• ASSIGNMENT: Exactly as written, return every line of the data below.

[Source records]
_ _ _ _ _ _ _
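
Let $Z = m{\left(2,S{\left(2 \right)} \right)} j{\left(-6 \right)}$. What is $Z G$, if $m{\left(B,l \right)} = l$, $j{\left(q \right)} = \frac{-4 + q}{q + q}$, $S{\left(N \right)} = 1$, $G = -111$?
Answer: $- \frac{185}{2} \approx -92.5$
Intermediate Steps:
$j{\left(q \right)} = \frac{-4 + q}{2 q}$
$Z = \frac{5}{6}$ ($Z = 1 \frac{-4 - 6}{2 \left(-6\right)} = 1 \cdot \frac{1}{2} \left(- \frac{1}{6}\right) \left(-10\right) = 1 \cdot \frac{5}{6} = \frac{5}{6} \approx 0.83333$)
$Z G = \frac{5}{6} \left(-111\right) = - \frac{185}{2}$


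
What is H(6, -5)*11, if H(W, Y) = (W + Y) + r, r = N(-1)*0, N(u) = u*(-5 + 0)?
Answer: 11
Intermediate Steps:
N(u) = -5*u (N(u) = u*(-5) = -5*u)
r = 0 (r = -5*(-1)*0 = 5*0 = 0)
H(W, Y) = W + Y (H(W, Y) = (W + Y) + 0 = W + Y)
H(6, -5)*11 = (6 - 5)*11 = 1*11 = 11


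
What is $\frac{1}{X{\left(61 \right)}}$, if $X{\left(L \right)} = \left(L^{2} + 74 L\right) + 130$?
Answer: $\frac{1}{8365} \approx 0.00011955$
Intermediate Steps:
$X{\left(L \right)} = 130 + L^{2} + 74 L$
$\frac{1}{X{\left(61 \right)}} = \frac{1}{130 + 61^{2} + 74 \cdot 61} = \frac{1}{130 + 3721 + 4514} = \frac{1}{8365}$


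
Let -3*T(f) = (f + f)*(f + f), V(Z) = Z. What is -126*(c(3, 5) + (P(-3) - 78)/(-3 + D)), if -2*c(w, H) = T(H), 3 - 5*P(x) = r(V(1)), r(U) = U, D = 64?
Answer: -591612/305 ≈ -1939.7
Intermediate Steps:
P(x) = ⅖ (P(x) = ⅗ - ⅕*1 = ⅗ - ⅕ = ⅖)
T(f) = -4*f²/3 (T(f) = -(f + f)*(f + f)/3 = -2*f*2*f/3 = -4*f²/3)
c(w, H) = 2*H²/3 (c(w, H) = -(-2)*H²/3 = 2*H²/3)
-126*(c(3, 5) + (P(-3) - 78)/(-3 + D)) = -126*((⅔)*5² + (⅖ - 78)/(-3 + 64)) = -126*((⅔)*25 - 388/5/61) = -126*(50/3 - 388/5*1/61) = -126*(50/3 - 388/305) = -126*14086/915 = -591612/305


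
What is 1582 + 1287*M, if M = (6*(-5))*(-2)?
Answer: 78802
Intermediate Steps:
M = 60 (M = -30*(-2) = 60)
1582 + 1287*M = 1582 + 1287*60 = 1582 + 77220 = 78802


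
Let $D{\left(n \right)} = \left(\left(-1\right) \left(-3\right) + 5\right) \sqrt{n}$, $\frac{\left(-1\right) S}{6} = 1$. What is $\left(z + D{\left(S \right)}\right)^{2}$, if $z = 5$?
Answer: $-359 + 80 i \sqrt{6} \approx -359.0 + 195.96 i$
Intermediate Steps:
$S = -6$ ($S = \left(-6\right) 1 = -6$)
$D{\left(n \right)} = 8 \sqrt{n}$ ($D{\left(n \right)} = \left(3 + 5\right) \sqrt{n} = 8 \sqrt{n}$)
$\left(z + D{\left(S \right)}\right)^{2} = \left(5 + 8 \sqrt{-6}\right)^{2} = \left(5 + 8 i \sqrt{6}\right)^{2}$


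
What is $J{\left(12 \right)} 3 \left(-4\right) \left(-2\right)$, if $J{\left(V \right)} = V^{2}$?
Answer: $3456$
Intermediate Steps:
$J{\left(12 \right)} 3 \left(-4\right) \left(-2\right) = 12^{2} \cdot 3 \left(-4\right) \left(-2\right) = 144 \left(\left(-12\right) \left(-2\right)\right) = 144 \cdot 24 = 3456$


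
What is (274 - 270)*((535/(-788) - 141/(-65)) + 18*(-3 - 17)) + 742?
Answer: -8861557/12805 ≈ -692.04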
_ _ _ _ _ _ _
• SOLUTION FOR THIS EXERCISE:
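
Let $Z = m{\left(2,S{\left(2 \right)} \right)} j{\left(-6 \right)}$. What is $Z G$, if $m{\left(B,l \right)} = l$, $j{\left(q \right)} = \frac{-4 + q}{q + q}$, $S{\left(N \right)} = 1$, $G = -111$?
Answer: $- \frac{185}{2} \approx -92.5$
Intermediate Steps:
$j{\left(q \right)} = \frac{-4 + q}{2 q}$
$Z = \frac{5}{6}$ ($Z = 1 \frac{-4 - 6}{2 \left(-6\right)} = 1 \cdot \frac{1}{2} \left(- \frac{1}{6}\right) \left(-10\right) = 1 \cdot \frac{5}{6} = \frac{5}{6} \approx 0.83333$)
$Z G = \frac{5}{6} \left(-111\right) = - \frac{185}{2}$


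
What is H(6, -5)*11, if H(W, Y) = (W + Y) + r, r = N(-1)*0, N(u) = u*(-5 + 0)?
Answer: 11
Intermediate Steps:
N(u) = -5*u (N(u) = u*(-5) = -5*u)
r = 0 (r = -5*(-1)*0 = 5*0 = 0)
H(W, Y) = W + Y (H(W, Y) = (W + Y) + 0 = W + Y)
H(6, -5)*11 = (6 - 5)*11 = 1*11 = 11


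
What is $\frac{1}{X{\left(61 \right)}}$, if $X{\left(L \right)} = \left(L^{2} + 74 L\right) + 130$?
Answer: $\frac{1}{8365} \approx 0.00011955$
Intermediate Steps:
$X{\left(L \right)} = 130 + L^{2} + 74 L$
$\frac{1}{X{\left(61 \right)}} = \frac{1}{130 + 61^{2} + 74 \cdot 61} = \frac{1}{130 + 3721 + 4514} = \frac{1}{8365}$


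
Let -3*T(f) = (f + f)*(f + f), V(Z) = Z. What is -126*(c(3, 5) + (P(-3) - 78)/(-3 + D)), if -2*c(w, H) = T(H), 3 - 5*P(x) = r(V(1)), r(U) = U, D = 64?
Answer: -591612/305 ≈ -1939.7
Intermediate Steps:
P(x) = ⅖ (P(x) = ⅗ - ⅕*1 = ⅗ - ⅕ = ⅖)
T(f) = -4*f²/3 (T(f) = -(f + f)*(f + f)/3 = -2*f*2*f/3 = -4*f²/3)
c(w, H) = 2*H²/3 (c(w, H) = -(-2)*H²/3 = 2*H²/3)
-126*(c(3, 5) + (P(-3) - 78)/(-3 + D)) = -126*((⅔)*5² + (⅖ - 78)/(-3 + 64)) = -126*((⅔)*25 - 388/5/61) = -126*(50/3 - 388/5*1/61) = -126*(50/3 - 388/305) = -126*14086/915 = -591612/305


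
What is 1582 + 1287*M, if M = (6*(-5))*(-2)?
Answer: 78802
Intermediate Steps:
M = 60 (M = -30*(-2) = 60)
1582 + 1287*M = 1582 + 1287*60 = 1582 + 77220 = 78802


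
Let $D{\left(n \right)} = \left(\left(-1\right) \left(-3\right) + 5\right) \sqrt{n}$, $\frac{\left(-1\right) S}{6} = 1$. What is $\left(z + D{\left(S \right)}\right)^{2}$, if $z = 5$?
Answer: $-359 + 80 i \sqrt{6} \approx -359.0 + 195.96 i$
Intermediate Steps:
$S = -6$ ($S = \left(-6\right) 1 = -6$)
$D{\left(n \right)} = 8 \sqrt{n}$ ($D{\left(n \right)} = \left(3 + 5\right) \sqrt{n} = 8 \sqrt{n}$)
$\left(z + D{\left(S \right)}\right)^{2} = \left(5 + 8 \sqrt{-6}\right)^{2} = \left(5 + 8 i \sqrt{6}\right)^{2}$


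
What is $J{\left(12 \right)} 3 \left(-4\right) \left(-2\right)$, if $J{\left(V \right)} = V^{2}$?
Answer: $3456$
Intermediate Steps:
$J{\left(12 \right)} 3 \left(-4\right) \left(-2\right) = 12^{2} \cdot 3 \left(-4\right) \left(-2\right) = 144 \left(\left(-12\right) \left(-2\right)\right) = 144 \cdot 24 = 3456$


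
What is (274 - 270)*((535/(-788) - 141/(-65)) + 18*(-3 - 17)) + 742?
Answer: -8861557/12805 ≈ -692.04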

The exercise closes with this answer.